Stored items
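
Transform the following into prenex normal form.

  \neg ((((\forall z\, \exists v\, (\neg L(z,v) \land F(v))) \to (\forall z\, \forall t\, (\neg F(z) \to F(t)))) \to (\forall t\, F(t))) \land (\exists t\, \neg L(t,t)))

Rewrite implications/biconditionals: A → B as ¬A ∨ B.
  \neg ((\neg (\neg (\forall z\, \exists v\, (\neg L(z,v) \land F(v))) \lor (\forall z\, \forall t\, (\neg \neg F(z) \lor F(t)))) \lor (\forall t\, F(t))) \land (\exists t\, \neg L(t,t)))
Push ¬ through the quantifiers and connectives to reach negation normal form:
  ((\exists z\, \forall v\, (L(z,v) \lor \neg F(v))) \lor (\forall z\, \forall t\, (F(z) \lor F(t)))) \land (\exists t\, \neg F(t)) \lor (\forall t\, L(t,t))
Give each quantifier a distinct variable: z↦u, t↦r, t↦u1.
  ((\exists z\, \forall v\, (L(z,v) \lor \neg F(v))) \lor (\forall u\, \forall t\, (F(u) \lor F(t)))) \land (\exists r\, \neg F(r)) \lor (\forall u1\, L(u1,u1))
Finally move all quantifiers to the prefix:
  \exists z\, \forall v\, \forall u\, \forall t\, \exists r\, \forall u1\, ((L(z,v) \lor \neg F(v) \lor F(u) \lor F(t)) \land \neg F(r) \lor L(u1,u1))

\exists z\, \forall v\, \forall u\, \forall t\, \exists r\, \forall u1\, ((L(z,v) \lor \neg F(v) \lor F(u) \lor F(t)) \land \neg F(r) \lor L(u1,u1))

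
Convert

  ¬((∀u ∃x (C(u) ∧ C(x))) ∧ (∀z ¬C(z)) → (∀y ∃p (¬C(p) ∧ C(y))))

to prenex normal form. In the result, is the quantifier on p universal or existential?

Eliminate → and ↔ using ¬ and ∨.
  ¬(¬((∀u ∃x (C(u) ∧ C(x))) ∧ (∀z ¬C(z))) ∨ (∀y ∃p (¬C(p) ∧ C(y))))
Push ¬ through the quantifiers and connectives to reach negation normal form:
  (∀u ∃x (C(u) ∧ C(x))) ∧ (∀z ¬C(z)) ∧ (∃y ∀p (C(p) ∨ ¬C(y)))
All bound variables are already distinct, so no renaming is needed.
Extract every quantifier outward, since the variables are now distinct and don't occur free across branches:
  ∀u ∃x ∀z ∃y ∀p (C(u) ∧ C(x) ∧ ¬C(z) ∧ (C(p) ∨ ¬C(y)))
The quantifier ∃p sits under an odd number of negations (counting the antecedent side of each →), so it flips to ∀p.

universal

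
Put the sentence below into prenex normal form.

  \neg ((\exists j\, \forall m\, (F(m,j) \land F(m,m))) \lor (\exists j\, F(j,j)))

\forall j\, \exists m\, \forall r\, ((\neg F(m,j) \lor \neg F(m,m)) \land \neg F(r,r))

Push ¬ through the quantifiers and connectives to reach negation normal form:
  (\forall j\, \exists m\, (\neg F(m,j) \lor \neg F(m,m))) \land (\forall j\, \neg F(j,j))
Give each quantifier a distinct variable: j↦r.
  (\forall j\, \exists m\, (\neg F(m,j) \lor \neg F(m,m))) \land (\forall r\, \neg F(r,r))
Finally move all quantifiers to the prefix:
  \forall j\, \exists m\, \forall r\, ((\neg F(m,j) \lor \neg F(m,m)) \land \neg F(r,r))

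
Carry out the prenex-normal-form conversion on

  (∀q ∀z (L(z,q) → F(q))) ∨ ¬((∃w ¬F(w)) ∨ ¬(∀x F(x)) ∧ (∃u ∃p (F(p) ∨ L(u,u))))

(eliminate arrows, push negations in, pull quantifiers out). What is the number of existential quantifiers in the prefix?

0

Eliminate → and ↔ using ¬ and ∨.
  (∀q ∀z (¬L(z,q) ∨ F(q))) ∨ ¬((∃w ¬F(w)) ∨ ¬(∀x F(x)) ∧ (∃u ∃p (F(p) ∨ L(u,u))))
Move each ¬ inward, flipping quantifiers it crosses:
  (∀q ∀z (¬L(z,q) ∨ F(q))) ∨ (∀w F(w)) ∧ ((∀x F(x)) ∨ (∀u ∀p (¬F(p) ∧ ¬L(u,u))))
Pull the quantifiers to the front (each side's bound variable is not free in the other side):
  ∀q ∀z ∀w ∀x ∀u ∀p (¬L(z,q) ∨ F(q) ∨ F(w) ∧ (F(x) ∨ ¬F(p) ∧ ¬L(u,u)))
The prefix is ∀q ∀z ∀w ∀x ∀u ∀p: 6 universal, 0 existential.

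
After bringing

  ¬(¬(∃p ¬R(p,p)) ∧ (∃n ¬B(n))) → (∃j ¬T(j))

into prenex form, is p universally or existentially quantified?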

* **WHAT TO DO**
Repeat the records above exactly as they appear.

* **RESPONSE TO THE TASK**
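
Transform the following into prenex normal form.

  \neg ((((\forall z\, \exists v\, (\neg L(z,v) \land F(v))) \to (\forall z\, \forall t\, (\neg F(z) \to F(t)))) \to (\forall t\, F(t))) \land (\exists t\, \neg L(t,t)))

Rewrite implications/biconditionals: A → B as ¬A ∨ B.
  \neg ((\neg (\neg (\forall z\, \exists v\, (\neg L(z,v) \land F(v))) \lor (\forall z\, \forall t\, (\neg \neg F(z) \lor F(t)))) \lor (\forall t\, F(t))) \land (\exists t\, \neg L(t,t)))
Push ¬ through the quantifiers and connectives to reach negation normal form:
  ((\exists z\, \forall v\, (L(z,v) \lor \neg F(v))) \lor (\forall z\, \forall t\, (F(z) \lor F(t)))) \land (\exists t\, \neg F(t)) \lor (\forall t\, L(t,t))
Give each quantifier a distinct variable: z↦u, t↦r, t↦u1.
  ((\exists z\, \forall v\, (L(z,v) \lor \neg F(v))) \lor (\forall u\, \forall t\, (F(u) \lor F(t)))) \land (\exists r\, \neg F(r)) \lor (\forall u1\, L(u1,u1))
Finally move all quantifiers to the prefix:
  \exists z\, \forall v\, \forall u\, \forall t\, \exists r\, \forall u1\, ((L(z,v) \lor \neg F(v) \lor F(u) \lor F(t)) \land \neg F(r) \lor L(u1,u1))

\exists z\, \forall v\, \forall u\, \forall t\, \exists r\, \forall u1\, ((L(z,v) \lor \neg F(v) \lor F(u) \lor F(t)) \land \neg F(r) \lor L(u1,u1))

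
Convert

  ¬((∀u ∃x (C(u) ∧ C(x))) ∧ (∀z ¬C(z)) → (∀y ∃p (¬C(p) ∧ C(y))))

to prenex normal form. In the result, is the quantifier on p universal or existential?

Eliminate → and ↔ using ¬ and ∨.
  ¬(¬((∀u ∃x (C(u) ∧ C(x))) ∧ (∀z ¬C(z))) ∨ (∀y ∃p (¬C(p) ∧ C(y))))
Push ¬ through the quantifiers and connectives to reach negation normal form:
  (∀u ∃x (C(u) ∧ C(x))) ∧ (∀z ¬C(z)) ∧ (∃y ∀p (C(p) ∨ ¬C(y)))
All bound variables are already distinct, so no renaming is needed.
Extract every quantifier outward, since the variables are now distinct and don't occur free across branches:
  ∀u ∃x ∀z ∃y ∀p (C(u) ∧ C(x) ∧ ¬C(z) ∧ (C(p) ∨ ¬C(y)))
The quantifier ∃p sits under an odd number of negations (counting the antecedent side of each →), so it flips to ∀p.

universal

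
Put the sentence below into prenex normal form.

  \neg ((\exists j\, \forall m\, (F(m,j) \land F(m,m))) \lor (\exists j\, F(j,j)))

\forall j\, \exists m\, \forall r\, ((\neg F(m,j) \lor \neg F(m,m)) \land \neg F(r,r))

Push ¬ through the quantifiers and connectives to reach negation normal form:
  (\forall j\, \exists m\, (\neg F(m,j) \lor \neg F(m,m))) \land (\forall j\, \neg F(j,j))
Give each quantifier a distinct variable: j↦r.
  (\forall j\, \exists m\, (\neg F(m,j) \lor \neg F(m,m))) \land (\forall r\, \neg F(r,r))
Finally move all quantifiers to the prefix:
  \forall j\, \exists m\, \forall r\, ((\neg F(m,j) \lor \neg F(m,m)) \land \neg F(r,r))

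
Carry out the prenex-normal-form conversion on

  (∀q ∀z (L(z,q) → F(q))) ∨ ¬((∃w ¬F(w)) ∨ ¬(∀x F(x)) ∧ (∃u ∃p (F(p) ∨ L(u,u))))

(eliminate arrows, push negations in, pull quantifiers out). What is the number of existential quantifiers in the prefix?

0

Eliminate → and ↔ using ¬ and ∨.
  (∀q ∀z (¬L(z,q) ∨ F(q))) ∨ ¬((∃w ¬F(w)) ∨ ¬(∀x F(x)) ∧ (∃u ∃p (F(p) ∨ L(u,u))))
Move each ¬ inward, flipping quantifiers it crosses:
  (∀q ∀z (¬L(z,q) ∨ F(q))) ∨ (∀w F(w)) ∧ ((∀x F(x)) ∨ (∀u ∀p (¬F(p) ∧ ¬L(u,u))))
Pull the quantifiers to the front (each side's bound variable is not free in the other side):
  ∀q ∀z ∀w ∀x ∀u ∀p (¬L(z,q) ∨ F(q) ∨ F(w) ∧ (F(x) ∨ ¬F(p) ∧ ¬L(u,u)))
The prefix is ∀q ∀z ∀w ∀x ∀u ∀p: 6 universal, 0 existential.

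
After bringing

  ¬(¬(∃p ¬R(p,p)) ∧ (∃n ¬B(n))) → (∃j ¬T(j))

into prenex form, is p universally or existentially quantified?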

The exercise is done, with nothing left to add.